(EXTRACTED MATERIAL):

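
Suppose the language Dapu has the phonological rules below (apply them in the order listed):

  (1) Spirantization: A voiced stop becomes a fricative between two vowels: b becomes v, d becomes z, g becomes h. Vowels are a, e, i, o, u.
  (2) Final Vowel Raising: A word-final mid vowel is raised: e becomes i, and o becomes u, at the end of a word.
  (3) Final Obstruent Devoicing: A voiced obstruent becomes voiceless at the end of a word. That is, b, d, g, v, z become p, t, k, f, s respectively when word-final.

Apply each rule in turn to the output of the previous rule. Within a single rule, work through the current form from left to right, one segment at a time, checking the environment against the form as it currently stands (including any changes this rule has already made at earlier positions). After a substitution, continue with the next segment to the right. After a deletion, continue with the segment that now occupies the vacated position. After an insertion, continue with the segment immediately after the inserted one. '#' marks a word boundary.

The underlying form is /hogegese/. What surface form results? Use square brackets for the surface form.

[hohehesi]

(1) Spirantization: [hogegese] → [hohehese]
(2) Final Vowel Raising: [hohehese] → [hohehesi]
(3) Final Obstruent Devoicing: no change — [hohehesi]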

(EXERCISE REQUIREMENTS): For each record above, print an exact copy.

(OUTPUT FOR THIS EXERCISE):
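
Suppose the language Dapu has the phonological rules below (apply them in the order listed):

  (1) Spirantization: A voiced stop becomes a fricative between two vowels: b becomes v, d becomes z, g becomes h. Vowels are a, e, i, o, u.
  (2) Final Vowel Raising: A word-final mid vowel is raised: e becomes i, and o becomes u, at the end of a word.
  (3) Final Obstruent Devoicing: A voiced obstruent becomes voiceless at the end of a word. That is, b, d, g, v, z become p, t, k, f, s respectively when word-final.

Apply each rule in turn to the output of the previous rule. Within a single rule, work through the current form from left to right, one segment at a time, checking the environment against the form as it currently stands (including any changes this rule has already made at earlier positions). After a substitution, continue with the next segment to the right. After a deletion, continue with the segment that now occupies the vacated position. After an insertion, continue with the segment immediately after the inserted one. '#' marks a word boundary.

The underlying form is /hogegese/. What surface form results? Use square brackets for the surface form.

[hohehesi]

(1) Spirantization: [hogegese] → [hohehese]
(2) Final Vowel Raising: [hohehese] → [hohehesi]
(3) Final Obstruent Devoicing: no change — [hohehesi]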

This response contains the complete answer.